-- Opening Marker --
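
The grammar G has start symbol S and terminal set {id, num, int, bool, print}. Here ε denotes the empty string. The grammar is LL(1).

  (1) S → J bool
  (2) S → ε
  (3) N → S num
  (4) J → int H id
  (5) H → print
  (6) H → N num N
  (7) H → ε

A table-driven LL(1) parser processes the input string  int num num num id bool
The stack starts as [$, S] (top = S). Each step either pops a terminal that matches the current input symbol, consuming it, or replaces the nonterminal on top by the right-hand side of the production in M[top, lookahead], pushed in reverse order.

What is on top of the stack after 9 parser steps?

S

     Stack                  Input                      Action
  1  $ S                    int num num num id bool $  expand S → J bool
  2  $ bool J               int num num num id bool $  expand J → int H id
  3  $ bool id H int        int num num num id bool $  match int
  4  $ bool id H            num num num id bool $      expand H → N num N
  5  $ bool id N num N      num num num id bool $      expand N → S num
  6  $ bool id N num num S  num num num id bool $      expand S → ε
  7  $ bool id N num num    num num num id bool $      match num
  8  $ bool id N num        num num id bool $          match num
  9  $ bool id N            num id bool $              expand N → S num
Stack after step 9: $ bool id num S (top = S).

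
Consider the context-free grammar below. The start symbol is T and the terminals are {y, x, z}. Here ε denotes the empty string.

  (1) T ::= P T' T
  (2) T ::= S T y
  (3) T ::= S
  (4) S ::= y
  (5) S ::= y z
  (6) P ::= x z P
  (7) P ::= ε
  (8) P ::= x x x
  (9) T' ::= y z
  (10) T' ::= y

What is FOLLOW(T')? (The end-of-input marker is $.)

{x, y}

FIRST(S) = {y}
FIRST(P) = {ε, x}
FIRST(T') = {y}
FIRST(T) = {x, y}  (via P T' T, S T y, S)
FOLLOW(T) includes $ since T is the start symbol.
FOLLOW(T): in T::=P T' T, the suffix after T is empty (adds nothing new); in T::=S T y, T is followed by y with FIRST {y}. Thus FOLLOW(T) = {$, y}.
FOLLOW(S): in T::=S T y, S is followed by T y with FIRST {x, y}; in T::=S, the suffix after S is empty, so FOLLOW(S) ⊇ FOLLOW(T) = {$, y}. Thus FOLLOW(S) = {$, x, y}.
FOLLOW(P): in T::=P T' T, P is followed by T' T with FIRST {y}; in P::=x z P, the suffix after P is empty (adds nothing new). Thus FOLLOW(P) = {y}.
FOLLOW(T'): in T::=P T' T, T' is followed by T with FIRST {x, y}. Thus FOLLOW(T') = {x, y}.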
-- Closing Marker --
In the records, which lines mention the word "Here"? Copy those lines.

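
The grammar G has start symbol S and terminal set {id, num, int, bool, print}. Here ε denotes the empty string. The grammar is LL(1).
Consider the context-free grammar below. The start symbol is T and the terminals are {y, x, z}. Here ε denotes the empty string.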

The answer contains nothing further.